Problem to solve ::
Each line from the one containing "- 2008-12-26" to the end of the listing below should be output exactly; no other line is wanted.

(Supplied data begins)

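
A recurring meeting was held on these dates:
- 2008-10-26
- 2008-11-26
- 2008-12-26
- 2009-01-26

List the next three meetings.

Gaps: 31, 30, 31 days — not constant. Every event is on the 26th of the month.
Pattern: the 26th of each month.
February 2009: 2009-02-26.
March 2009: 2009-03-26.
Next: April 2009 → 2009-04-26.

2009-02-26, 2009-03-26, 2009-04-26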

(Supplied data ends)

Solution to this exercise ::
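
- 2008-12-26
- 2009-01-26

List the next three meetings.

Gaps: 31, 30, 31 days — not constant. Every event is on the 26th of the month.
Pattern: the 26th of each month.
February 2009: 2009-02-26.
March 2009: 2009-03-26.
Next: April 2009 → 2009-04-26.

2009-02-26, 2009-03-26, 2009-04-26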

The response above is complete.